Dataset entries
*** Begin section ***

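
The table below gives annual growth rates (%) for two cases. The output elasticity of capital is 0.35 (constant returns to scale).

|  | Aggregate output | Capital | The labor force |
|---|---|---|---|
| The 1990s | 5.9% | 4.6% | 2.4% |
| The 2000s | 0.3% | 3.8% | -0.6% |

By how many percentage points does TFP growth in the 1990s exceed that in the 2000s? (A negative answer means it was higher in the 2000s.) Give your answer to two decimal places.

Labor's share = 1 − 0.35 = 0.65.
The 1990s: TFP = 5.9 − 1.61 − 1.56 = 2.73%.
The 2000s: TFP = 0.3 − 1.33 + 0.39 = -0.64%.
Difference = 2.73 − (-0.64) = 3.37 pp.

3.37 percentage points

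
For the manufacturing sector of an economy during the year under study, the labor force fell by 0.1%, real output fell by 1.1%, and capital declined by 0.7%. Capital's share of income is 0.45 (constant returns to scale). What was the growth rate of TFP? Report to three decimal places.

Labor's share = 1 − 0.45 = 0.55.
Capital: 0.45 × (-0.7) = -0.315 pp.
The labor force: 0.55 × (-0.1) = -0.055 pp.
TFP growth = -1.1 + 0.37 = -0.73%.

-0.730%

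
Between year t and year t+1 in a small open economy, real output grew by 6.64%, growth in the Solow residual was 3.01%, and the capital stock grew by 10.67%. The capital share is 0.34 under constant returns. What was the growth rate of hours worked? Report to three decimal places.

0.003%

Labor's share = 1 − 0.34 = 0.66.
gY = gA + 0.34×10.67 + 0.66×g.
0.66×g = 6.64 − 3.01 − 3.6278 = 0.0022.
g = 0.0022 / 0.66 = 0.00333%.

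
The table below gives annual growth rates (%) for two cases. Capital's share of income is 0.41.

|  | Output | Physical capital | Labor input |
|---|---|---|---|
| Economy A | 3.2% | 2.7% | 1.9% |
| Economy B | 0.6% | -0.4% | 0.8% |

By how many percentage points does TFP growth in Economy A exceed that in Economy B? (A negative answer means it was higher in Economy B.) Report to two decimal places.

Labor's share = 1 − 0.41 = 0.59.
Economy A: TFP = 3.2 − 1.107 − 1.121 = 0.972%.
Economy B: TFP = 0.6 + 0.164 − 0.472 = 0.292%.
Difference = 0.972 − (0.292) = 0.68 pp.

0.68 percentage points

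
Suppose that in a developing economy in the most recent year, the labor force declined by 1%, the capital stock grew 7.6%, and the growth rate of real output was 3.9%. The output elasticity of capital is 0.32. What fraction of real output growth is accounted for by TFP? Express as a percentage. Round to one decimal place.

TFP accounted for 55.1% of growth.

Labor's share = 1 − 0.32 = 0.68.
The capital stock: 0.32 × 7.6 = 2.432 pp.
The labor force: 0.68 × (-1) = -0.68 pp.
TFP growth = 3.9 − 1.752 = 2.148%.
TFP share of growth = 2.148 / 3.9 × 100 = 55.077%.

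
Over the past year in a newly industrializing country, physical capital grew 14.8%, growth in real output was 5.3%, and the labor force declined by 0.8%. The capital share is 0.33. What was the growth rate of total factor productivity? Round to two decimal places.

Labor's share = 1 − 0.33 = 0.67.
Physical capital: 0.33 × 14.8 = 4.884 pp.
The labor force: 0.67 × (-0.8) = -0.536 pp.
TFP growth = 5.3 − 4.348 = 0.952%.

0.95%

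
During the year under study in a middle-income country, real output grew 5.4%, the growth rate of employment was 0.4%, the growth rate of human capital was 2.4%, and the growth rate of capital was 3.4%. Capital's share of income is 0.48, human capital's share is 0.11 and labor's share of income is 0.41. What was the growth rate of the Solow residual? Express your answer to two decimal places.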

*** End section ***

— What you have to do —
The expected answer is a copy of each line in the records that holds the word "table".

— Task answer —
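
The table below gives annual growth rates (%) for two cases. The output elasticity of capital is 0.35 (constant returns to scale).
The table below gives annual growth rates (%) for two cases. Capital's share of income is 0.41.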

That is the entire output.